= TASK DIRECTIONS =
Tally every line in the listing that holds the string "order", then state the total and nothing more.

= MATERIAL FOR THIS EXERCISE =

^^^^^^^^

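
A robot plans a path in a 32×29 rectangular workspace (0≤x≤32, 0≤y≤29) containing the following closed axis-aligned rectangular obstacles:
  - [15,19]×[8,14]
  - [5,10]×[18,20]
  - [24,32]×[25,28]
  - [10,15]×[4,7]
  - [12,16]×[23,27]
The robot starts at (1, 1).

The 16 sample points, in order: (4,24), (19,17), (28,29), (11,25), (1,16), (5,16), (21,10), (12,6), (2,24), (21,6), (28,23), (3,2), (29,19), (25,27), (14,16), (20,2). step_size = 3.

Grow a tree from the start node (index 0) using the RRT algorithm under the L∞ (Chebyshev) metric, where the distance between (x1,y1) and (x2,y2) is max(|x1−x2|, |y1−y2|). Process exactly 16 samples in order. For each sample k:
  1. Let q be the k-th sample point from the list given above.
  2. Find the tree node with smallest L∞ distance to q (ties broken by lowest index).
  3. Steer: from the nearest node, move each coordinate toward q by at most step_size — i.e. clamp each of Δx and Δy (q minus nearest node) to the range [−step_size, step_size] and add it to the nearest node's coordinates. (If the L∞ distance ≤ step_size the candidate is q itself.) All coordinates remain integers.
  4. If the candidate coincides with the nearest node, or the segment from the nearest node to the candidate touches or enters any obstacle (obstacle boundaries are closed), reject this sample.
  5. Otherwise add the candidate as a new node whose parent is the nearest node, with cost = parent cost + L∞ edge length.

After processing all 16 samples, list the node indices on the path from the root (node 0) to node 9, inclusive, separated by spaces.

1. q=(4,24) nearest=0 d=23 new=(4,4) → add node 1 parent=0 cost=3
2. q=(19,17) nearest=1 d=15 new=(7,7) → add node 2 parent=1 cost=6
3. q=(28,29) nearest=2 d=22 new=(10,10) → add node 3 parent=2 cost=9
4. q=(11,25) nearest=3 d=15 new=(11,13) → add node 4 parent=3 cost=12
5. q=(1,16) nearest=2 d=9 new=(4,10) → add node 5 parent=2 cost=9
6. q=(5,16) nearest=3 d=6 new=(7,13) → add node 6 parent=3 cost=12
7. q=(21,10) nearest=4 d=10 new=(14,10) → add node 7 parent=4 cost=15
8. q=(12,6) nearest=3 d=4 new=(12,7) → blocked by [10,15]×[4,7], reject
9. q=(2,24) nearest=4 d=11 new=(8,16) → add node 8 parent=4 cost=15
10. q=(21,6) nearest=7 d=7 new=(17,7) → blocked by [15,19]×[8,14], reject
11. q=(28,23) nearest=7 d=14 new=(17,13) → blocked by [15,19]×[8,14], reject
12. q=(3,2) nearest=0 d=2 new=(3,2) → add node 9 parent=0 cost=2
13. q=(29,19) nearest=7 d=15 new=(17,13) → blocked by [15,19]×[8,14], reject
14. q=(25,27) nearest=4 d=14 new=(14,16) → add node 10 parent=4 cost=15
15. q=(14,16) nearest=10 d=0 → coincident, reject
16. q=(20,2) nearest=7 d=8 new=(17,7) → blocked by [15,19]×[8,14], reject

Path: 0 9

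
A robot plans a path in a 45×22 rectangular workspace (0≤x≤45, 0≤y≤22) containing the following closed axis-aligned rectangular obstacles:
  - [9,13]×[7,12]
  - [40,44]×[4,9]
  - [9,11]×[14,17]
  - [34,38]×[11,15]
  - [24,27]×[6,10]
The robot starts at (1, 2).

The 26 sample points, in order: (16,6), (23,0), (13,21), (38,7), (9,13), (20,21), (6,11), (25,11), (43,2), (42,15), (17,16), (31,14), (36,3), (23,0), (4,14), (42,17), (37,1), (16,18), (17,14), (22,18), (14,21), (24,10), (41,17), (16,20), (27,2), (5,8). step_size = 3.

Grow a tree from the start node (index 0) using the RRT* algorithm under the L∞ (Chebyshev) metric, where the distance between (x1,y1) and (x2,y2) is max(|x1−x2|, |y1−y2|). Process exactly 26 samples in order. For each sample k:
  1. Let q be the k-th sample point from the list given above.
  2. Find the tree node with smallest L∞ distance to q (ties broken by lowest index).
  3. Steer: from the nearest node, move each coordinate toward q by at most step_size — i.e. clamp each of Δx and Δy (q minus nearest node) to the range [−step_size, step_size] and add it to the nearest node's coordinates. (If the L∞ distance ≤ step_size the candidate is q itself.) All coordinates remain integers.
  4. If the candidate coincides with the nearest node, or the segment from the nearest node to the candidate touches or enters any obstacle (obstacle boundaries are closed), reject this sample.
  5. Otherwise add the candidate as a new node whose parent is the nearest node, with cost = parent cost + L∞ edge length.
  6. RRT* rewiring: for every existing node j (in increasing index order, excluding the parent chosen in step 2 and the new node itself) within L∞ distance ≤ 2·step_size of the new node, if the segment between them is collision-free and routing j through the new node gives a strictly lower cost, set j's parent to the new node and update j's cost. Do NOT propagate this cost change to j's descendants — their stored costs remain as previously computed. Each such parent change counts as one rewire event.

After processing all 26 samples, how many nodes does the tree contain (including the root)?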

^^^^^^^^

= RESULT OF THIS EXERCISE =
5